[WORK TO COMPLETE]
Only one stretch of the data below is wanted: the lines from the one with "The grid has 6" through the one with "You may move", repeated exactly.

-*-*-

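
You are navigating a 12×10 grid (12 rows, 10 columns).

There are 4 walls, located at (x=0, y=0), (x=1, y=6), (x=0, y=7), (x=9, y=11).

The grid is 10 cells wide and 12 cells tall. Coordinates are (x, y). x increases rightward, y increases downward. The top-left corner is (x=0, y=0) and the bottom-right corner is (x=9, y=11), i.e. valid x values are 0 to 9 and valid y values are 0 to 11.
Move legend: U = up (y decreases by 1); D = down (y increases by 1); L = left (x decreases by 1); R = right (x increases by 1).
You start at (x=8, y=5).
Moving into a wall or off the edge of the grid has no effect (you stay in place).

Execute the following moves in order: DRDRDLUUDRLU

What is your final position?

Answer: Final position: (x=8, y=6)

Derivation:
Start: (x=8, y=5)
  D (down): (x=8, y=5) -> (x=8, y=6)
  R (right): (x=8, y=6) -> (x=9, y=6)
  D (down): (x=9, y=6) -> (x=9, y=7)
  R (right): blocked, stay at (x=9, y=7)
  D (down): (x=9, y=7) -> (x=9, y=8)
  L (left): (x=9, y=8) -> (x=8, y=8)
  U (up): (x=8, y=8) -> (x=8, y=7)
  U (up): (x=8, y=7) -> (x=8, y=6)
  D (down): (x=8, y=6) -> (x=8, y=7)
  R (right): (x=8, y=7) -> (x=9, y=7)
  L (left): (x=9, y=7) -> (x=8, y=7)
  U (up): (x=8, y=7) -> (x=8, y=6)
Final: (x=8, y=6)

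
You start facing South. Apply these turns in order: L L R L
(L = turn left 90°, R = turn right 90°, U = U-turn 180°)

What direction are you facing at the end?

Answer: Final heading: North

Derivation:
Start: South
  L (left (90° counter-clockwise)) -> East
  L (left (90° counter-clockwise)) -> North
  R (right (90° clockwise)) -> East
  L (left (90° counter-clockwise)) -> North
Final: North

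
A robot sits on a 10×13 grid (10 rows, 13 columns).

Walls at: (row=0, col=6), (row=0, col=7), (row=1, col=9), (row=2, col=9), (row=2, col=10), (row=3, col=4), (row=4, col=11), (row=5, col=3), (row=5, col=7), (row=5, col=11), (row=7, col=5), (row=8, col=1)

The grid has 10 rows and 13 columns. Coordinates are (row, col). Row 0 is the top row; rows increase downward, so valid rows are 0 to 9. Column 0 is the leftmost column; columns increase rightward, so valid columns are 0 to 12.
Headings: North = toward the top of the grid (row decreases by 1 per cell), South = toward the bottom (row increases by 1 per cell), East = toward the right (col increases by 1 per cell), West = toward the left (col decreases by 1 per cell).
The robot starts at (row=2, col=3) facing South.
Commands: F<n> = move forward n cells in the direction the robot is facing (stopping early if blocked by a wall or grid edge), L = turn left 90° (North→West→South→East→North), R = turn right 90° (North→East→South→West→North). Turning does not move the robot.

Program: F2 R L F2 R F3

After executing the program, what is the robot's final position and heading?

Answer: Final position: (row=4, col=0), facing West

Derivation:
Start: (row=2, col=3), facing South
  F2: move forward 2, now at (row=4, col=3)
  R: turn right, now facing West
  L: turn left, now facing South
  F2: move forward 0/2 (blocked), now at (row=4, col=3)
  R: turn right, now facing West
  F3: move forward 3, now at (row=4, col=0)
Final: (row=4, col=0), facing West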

-*-*-

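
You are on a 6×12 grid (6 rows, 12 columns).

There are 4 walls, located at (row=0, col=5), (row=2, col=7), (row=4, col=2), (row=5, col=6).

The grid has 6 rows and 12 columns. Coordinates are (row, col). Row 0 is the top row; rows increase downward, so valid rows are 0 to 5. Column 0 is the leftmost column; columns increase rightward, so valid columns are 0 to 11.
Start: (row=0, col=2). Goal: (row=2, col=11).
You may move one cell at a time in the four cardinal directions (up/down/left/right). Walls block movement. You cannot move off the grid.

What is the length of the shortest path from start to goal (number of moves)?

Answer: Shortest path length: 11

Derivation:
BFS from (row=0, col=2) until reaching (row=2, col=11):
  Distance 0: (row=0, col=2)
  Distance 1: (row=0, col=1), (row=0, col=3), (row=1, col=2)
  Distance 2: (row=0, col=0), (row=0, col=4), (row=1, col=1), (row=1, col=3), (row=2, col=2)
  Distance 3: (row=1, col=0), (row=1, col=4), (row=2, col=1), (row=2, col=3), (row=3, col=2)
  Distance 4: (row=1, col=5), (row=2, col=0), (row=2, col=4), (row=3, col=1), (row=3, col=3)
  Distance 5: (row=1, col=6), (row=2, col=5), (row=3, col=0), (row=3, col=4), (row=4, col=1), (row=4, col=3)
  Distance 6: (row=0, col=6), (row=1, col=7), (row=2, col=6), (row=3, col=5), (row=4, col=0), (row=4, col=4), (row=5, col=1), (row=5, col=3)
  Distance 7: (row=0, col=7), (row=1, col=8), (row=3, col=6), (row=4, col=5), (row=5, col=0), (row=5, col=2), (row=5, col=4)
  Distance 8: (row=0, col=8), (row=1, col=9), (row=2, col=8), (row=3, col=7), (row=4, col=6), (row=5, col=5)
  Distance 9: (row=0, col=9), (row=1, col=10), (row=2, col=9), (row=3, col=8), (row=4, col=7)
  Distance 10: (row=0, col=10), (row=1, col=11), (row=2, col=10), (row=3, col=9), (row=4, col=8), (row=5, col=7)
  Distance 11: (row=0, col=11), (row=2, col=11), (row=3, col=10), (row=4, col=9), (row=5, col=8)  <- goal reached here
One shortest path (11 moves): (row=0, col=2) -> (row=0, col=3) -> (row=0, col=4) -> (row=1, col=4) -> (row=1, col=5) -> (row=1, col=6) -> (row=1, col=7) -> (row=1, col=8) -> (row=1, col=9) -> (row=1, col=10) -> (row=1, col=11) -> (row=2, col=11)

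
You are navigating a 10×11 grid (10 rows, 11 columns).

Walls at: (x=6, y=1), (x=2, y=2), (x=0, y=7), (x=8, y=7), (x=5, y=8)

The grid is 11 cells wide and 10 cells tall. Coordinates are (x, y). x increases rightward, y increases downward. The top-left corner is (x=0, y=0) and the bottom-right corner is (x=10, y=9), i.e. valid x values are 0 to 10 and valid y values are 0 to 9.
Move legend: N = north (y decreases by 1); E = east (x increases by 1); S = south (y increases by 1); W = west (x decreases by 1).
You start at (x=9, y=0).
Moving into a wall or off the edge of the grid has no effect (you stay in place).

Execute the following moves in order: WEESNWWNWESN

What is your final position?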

-*-*-

[ANSWER TO THE EXERCISE]
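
The grid has 6 rows and 12 columns. Coordinates are (row, col). Row 0 is the top row; rows increase downward, so valid rows are 0 to 5. Column 0 is the leftmost column; columns increase rightward, so valid columns are 0 to 11.
Start: (row=0, col=2). Goal: (row=2, col=11).
You may move one cell at a time in the four cardinal directions (up/down/left/right). Walls block movement. You cannot move off the grid.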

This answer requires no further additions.